■ Exercise prompt
With the line containing "L5 | leaf | 5" as the first line and the last line of the records as the final one, reproduce that range exactly.

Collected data
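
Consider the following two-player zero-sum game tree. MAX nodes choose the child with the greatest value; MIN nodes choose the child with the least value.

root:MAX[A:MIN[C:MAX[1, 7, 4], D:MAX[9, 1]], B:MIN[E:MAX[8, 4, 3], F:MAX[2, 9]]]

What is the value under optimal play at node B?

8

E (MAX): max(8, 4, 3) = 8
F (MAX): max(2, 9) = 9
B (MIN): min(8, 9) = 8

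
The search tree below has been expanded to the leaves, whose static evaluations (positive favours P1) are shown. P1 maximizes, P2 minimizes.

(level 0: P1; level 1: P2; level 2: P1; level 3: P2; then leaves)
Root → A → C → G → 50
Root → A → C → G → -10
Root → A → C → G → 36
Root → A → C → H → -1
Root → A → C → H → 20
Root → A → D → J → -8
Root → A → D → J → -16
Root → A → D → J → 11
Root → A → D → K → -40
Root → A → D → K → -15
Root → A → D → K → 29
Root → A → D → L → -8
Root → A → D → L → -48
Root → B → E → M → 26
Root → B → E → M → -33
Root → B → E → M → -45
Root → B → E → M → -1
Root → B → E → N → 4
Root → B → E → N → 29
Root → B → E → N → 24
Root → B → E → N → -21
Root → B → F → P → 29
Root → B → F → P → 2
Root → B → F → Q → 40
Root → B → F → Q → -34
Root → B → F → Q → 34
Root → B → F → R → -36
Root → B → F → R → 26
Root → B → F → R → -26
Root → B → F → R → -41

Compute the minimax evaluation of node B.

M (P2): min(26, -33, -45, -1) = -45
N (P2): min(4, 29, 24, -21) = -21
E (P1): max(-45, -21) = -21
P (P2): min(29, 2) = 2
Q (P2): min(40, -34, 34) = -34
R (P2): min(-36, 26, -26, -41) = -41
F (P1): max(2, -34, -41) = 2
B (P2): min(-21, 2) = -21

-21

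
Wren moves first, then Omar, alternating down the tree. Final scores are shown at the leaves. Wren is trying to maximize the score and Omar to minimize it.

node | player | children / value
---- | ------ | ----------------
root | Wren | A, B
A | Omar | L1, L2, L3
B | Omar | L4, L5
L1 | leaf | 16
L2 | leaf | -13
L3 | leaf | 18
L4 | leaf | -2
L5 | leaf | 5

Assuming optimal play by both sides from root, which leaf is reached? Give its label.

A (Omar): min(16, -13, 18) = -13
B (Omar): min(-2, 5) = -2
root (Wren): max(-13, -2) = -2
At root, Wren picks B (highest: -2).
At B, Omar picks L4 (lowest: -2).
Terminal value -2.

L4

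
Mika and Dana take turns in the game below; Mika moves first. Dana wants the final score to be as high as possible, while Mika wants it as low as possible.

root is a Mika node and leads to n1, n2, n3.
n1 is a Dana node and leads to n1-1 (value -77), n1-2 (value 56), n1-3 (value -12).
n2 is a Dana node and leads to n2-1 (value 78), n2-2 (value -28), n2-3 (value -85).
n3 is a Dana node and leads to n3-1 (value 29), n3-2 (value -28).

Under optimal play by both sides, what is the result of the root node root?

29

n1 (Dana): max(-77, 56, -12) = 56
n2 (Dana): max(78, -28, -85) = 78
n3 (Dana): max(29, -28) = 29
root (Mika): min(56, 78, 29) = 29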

■ Result of this task
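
L5 | leaf | 5

Assuming optimal play by both sides from root, which leaf is reached? Give its label.

A (Omar): min(16, -13, 18) = -13
B (Omar): min(-2, 5) = -2
root (Wren): max(-13, -2) = -2
At root, Wren picks B (highest: -2).
At B, Omar picks L4 (lowest: -2).
Terminal value -2.

L4

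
Mika and Dana take turns in the game below; Mika moves first. Dana wants the final score to be as high as possible, while Mika wants it as low as possible.

root is a Mika node and leads to n1, n2, n3.
n1 is a Dana node and leads to n1-1 (value -77), n1-2 (value 56), n1-3 (value -12).
n2 is a Dana node and leads to n2-1 (value 78), n2-2 (value -28), n2-3 (value -85).
n3 is a Dana node and leads to n3-1 (value 29), n3-2 (value -28).

Under optimal play by both sides, what is the result of the root node root?

29

n1 (Dana): max(-77, 56, -12) = 56
n2 (Dana): max(78, -28, -85) = 78
n3 (Dana): max(29, -28) = 29
root (Mika): min(56, 78, 29) = 29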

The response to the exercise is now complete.